[Dataset entries]
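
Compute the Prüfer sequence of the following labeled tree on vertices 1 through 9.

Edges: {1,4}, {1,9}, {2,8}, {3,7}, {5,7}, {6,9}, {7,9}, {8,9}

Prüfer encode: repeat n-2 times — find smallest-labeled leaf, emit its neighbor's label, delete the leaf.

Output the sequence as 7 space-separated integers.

Answer: 8 7 1 9 7 9 9

Derivation:
Step 1: leaves = {2,3,4,5,6}. Remove smallest leaf 2, emit neighbor 8.
Step 2: leaves = {3,4,5,6,8}. Remove smallest leaf 3, emit neighbor 7.
Step 3: leaves = {4,5,6,8}. Remove smallest leaf 4, emit neighbor 1.
Step 4: leaves = {1,5,6,8}. Remove smallest leaf 1, emit neighbor 9.
Step 5: leaves = {5,6,8}. Remove smallest leaf 5, emit neighbor 7.
Step 6: leaves = {6,7,8}. Remove smallest leaf 6, emit neighbor 9.
Step 7: leaves = {7,8}. Remove smallest leaf 7, emit neighbor 9.
Done: 2 vertices remain (8, 9). Sequence = [8 7 1 9 7 9 9]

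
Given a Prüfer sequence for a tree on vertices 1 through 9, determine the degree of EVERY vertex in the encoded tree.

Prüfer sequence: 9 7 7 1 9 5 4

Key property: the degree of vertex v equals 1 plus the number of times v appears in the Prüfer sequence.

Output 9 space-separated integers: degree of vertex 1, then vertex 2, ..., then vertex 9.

Answer: 2 1 1 2 2 1 3 1 3

Derivation:
p_1 = 9: count[9] becomes 1
p_2 = 7: count[7] becomes 1
p_3 = 7: count[7] becomes 2
p_4 = 1: count[1] becomes 1
p_5 = 9: count[9] becomes 2
p_6 = 5: count[5] becomes 1
p_7 = 4: count[4] becomes 1
Degrees (1 + count): deg[1]=1+1=2, deg[2]=1+0=1, deg[3]=1+0=1, deg[4]=1+1=2, deg[5]=1+1=2, deg[6]=1+0=1, deg[7]=1+2=3, deg[8]=1+0=1, deg[9]=1+2=3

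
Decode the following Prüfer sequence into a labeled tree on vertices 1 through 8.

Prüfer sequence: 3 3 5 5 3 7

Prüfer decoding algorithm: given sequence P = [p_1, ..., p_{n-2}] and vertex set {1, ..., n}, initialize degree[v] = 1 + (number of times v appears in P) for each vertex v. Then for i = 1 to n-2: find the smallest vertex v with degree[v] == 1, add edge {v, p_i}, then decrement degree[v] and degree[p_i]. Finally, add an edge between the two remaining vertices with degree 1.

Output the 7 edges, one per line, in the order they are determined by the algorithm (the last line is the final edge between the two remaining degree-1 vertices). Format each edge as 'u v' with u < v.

Initial degrees: {1:1, 2:1, 3:4, 4:1, 5:3, 6:1, 7:2, 8:1}
Step 1: smallest deg-1 vertex = 1, p_1 = 3. Add edge {1,3}. Now deg[1]=0, deg[3]=3.
Step 2: smallest deg-1 vertex = 2, p_2 = 3. Add edge {2,3}. Now deg[2]=0, deg[3]=2.
Step 3: smallest deg-1 vertex = 4, p_3 = 5. Add edge {4,5}. Now deg[4]=0, deg[5]=2.
Step 4: smallest deg-1 vertex = 6, p_4 = 5. Add edge {5,6}. Now deg[6]=0, deg[5]=1.
Step 5: smallest deg-1 vertex = 5, p_5 = 3. Add edge {3,5}. Now deg[5]=0, deg[3]=1.
Step 6: smallest deg-1 vertex = 3, p_6 = 7. Add edge {3,7}. Now deg[3]=0, deg[7]=1.
Final: two remaining deg-1 vertices are 7, 8. Add edge {7,8}.

Answer: 1 3
2 3
4 5
5 6
3 5
3 7
7 8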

[What you will do] In the entries above, find each line with the word "following" and copy it.

[Expected answer]
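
Compute the Prüfer sequence of the following labeled tree on vertices 1 through 9.
Decode the following Prüfer sequence into a labeled tree on vertices 1 through 8.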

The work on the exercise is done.